■ **Data records**:
↓↓↓

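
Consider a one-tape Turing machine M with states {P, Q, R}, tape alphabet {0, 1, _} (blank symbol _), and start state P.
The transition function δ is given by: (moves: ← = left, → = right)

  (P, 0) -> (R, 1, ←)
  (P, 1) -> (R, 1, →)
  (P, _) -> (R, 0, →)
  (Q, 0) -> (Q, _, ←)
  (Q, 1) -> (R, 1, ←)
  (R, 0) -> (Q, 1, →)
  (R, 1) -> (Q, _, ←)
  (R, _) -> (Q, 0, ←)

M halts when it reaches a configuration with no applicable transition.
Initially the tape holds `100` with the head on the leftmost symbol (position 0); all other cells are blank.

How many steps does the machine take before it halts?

5

state=P head=0 tape=_[1]00   (P,1)→(R,1,→)
state=R head=1 tape=_1[0]0   (R,0)→(Q,1,→)
state=Q head=2 tape=_11[0]   (Q,0)→(Q,_,←)
state=Q head=1 tape=_1[1]_   (Q,1)→(R,1,←)
state=R head=0 tape=_[1]1_   (R,1)→(Q,_,←)
state=Q head=-1 tape=[_]_1_
M halts after 5 transitions.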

↑↑↑

■ **Task brief**: Set down all the data exactly as given.

■ **Solution to the problem**:
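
Consider a one-tape Turing machine M with states {P, Q, R}, tape alphabet {0, 1, _} (blank symbol _), and start state P.
The transition function δ is given by: (moves: ← = left, → = right)

  (P, 0) -> (R, 1, ←)
  (P, 1) -> (R, 1, →)
  (P, _) -> (R, 0, →)
  (Q, 0) -> (Q, _, ←)
  (Q, 1) -> (R, 1, ←)
  (R, 0) -> (Q, 1, →)
  (R, 1) -> (Q, _, ←)
  (R, _) -> (Q, 0, ←)

M halts when it reaches a configuration with no applicable transition.
Initially the tape holds `100` with the head on the leftmost symbol (position 0); all other cells are blank.

How many steps does the machine take before it halts?

5

state=P head=0 tape=_[1]00   (P,1)→(R,1,→)
state=R head=1 tape=_1[0]0   (R,0)→(Q,1,→)
state=Q head=2 tape=_11[0]   (Q,0)→(Q,_,←)
state=Q head=1 tape=_1[1]_   (Q,1)→(R,1,←)
state=R head=0 tape=_[1]1_   (R,1)→(Q,_,←)
state=Q head=-1 tape=[_]_1_
M halts after 5 transitions.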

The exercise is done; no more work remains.